Collected data entries:
┏━━
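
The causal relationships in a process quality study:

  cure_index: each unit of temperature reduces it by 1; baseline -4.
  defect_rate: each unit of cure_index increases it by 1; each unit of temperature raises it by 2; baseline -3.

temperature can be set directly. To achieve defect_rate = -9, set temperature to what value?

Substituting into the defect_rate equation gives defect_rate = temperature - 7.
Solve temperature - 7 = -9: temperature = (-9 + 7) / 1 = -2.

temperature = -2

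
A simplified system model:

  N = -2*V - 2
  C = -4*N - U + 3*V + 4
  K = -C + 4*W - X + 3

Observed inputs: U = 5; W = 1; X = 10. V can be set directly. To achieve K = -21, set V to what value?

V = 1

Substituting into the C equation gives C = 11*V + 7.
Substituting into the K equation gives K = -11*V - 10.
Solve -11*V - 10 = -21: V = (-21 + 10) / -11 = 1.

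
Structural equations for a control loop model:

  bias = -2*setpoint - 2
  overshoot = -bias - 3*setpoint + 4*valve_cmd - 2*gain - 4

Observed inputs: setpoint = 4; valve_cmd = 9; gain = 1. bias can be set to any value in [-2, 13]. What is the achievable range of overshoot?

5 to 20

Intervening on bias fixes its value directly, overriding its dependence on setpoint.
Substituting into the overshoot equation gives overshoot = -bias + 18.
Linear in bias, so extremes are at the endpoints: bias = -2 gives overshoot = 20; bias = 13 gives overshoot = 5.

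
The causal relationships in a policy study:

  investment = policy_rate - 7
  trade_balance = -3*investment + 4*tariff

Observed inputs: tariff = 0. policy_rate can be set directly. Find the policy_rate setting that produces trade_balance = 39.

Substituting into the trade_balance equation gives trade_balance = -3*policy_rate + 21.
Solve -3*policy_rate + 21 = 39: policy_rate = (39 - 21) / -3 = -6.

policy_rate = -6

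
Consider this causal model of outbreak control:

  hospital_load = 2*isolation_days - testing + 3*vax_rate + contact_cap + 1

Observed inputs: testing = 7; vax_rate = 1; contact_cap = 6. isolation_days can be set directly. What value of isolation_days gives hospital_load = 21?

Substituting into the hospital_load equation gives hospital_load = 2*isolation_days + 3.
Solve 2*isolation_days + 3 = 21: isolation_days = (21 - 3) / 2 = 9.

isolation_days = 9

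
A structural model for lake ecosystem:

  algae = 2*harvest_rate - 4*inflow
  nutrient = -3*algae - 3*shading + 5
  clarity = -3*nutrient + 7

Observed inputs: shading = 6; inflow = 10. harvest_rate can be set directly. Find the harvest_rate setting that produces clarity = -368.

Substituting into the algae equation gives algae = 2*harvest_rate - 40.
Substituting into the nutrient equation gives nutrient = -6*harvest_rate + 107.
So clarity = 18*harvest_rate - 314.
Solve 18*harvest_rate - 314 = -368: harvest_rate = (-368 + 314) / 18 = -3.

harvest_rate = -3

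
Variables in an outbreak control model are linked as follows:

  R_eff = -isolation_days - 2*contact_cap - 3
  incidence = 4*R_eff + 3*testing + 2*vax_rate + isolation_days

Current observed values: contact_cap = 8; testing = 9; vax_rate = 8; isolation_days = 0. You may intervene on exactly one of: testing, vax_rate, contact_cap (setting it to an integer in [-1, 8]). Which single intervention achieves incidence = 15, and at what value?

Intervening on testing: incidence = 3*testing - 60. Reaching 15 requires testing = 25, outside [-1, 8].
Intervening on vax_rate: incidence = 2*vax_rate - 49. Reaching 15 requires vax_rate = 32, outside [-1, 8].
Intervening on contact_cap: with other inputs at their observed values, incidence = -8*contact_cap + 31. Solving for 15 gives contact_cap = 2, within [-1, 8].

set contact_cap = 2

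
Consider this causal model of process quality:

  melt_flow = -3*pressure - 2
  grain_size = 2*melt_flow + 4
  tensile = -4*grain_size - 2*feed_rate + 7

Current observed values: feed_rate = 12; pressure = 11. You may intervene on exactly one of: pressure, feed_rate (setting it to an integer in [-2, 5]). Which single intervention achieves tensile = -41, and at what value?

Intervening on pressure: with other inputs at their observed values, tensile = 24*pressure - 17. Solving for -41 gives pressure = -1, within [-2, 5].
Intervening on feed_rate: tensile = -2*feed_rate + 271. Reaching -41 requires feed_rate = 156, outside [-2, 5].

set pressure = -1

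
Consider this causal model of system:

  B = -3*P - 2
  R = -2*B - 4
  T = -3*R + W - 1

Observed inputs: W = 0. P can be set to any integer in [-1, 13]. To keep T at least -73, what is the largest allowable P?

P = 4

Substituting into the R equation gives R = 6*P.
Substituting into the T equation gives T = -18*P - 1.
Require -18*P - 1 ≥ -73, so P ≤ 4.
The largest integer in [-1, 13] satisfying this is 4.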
┗━━
┏━━
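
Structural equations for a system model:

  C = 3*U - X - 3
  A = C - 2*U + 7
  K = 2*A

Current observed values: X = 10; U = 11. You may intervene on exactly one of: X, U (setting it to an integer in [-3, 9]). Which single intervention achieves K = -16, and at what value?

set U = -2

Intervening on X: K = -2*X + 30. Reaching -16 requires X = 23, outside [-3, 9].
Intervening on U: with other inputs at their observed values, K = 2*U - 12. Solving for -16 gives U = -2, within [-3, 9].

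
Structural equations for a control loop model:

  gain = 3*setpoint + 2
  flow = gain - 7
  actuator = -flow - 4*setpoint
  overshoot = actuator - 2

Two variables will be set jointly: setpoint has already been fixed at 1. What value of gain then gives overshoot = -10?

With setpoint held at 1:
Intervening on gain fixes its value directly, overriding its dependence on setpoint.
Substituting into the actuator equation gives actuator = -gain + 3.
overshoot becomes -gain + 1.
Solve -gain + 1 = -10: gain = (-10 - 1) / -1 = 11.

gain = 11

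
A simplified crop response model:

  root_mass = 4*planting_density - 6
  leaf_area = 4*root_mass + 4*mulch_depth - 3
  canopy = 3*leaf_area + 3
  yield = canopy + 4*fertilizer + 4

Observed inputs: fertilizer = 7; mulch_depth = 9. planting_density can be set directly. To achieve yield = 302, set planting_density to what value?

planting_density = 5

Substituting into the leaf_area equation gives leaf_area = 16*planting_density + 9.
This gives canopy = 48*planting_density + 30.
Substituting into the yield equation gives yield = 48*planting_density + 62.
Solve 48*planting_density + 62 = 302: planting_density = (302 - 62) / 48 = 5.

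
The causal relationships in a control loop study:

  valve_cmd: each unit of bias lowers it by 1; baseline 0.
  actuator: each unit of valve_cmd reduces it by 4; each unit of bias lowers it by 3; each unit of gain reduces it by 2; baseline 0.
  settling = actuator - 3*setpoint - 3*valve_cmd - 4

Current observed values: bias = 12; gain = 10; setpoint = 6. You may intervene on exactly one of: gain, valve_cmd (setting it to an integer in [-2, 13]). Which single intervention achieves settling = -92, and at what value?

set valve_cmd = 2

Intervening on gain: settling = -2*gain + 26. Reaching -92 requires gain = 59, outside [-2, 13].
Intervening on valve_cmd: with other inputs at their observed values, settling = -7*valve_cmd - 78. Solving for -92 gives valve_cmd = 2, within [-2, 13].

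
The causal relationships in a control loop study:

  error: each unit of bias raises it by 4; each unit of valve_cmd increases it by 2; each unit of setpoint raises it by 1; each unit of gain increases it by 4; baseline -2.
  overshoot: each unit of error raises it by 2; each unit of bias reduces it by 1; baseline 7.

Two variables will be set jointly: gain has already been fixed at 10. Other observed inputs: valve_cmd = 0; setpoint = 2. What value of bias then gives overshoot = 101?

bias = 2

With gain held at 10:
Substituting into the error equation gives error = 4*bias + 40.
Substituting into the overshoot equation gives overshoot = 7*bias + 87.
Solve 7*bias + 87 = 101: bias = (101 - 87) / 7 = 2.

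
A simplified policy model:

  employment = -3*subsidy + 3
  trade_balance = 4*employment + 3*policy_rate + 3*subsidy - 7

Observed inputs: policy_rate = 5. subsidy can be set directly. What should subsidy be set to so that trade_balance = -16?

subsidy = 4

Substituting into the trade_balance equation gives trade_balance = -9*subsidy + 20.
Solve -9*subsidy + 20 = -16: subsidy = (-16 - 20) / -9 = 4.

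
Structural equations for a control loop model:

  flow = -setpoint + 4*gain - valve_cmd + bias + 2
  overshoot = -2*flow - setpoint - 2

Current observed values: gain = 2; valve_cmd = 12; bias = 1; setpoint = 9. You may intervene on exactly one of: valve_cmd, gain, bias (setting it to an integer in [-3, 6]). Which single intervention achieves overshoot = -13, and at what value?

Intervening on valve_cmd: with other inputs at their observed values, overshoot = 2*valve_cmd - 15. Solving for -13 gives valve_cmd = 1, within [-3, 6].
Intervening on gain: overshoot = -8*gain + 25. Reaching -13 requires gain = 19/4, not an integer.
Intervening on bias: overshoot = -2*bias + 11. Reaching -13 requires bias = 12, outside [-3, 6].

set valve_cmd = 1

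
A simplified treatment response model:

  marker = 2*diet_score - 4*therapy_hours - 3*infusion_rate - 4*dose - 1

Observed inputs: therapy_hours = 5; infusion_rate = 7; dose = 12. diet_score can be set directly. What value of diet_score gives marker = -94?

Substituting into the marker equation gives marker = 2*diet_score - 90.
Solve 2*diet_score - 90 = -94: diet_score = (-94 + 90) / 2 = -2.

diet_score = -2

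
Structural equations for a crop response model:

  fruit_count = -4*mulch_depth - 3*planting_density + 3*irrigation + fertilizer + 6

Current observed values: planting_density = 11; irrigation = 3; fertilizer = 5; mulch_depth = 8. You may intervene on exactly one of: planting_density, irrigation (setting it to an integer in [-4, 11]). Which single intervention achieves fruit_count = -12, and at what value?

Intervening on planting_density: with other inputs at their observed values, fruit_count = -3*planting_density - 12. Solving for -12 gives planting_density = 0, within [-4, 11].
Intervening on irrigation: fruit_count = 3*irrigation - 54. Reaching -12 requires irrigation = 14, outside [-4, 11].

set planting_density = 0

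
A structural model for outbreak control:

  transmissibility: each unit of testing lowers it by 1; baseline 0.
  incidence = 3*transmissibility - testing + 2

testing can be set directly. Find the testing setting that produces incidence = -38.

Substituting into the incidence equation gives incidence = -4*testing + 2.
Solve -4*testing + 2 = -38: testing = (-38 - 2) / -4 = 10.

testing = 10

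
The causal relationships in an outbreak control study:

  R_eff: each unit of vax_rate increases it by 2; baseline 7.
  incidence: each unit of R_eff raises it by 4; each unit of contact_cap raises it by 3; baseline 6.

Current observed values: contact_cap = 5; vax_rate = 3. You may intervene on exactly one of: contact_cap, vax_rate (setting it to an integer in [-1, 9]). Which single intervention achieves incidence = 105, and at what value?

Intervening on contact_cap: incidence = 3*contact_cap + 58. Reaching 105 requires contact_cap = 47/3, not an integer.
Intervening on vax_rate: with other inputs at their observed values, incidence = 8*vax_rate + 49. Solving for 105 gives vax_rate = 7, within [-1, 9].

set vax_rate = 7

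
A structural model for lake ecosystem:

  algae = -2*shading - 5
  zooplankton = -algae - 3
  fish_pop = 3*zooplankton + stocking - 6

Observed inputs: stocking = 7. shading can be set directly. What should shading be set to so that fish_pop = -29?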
┗━━
AIM OF THE EXERCISE:
Make a list of all lines in the data that contain "stocking".

WRITTEN RESPONSE:
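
  fish_pop = 3*zooplankton + stocking - 6
Observed inputs: stocking = 7. shading can be set directly. What should shading be set to so that fish_pop = -29?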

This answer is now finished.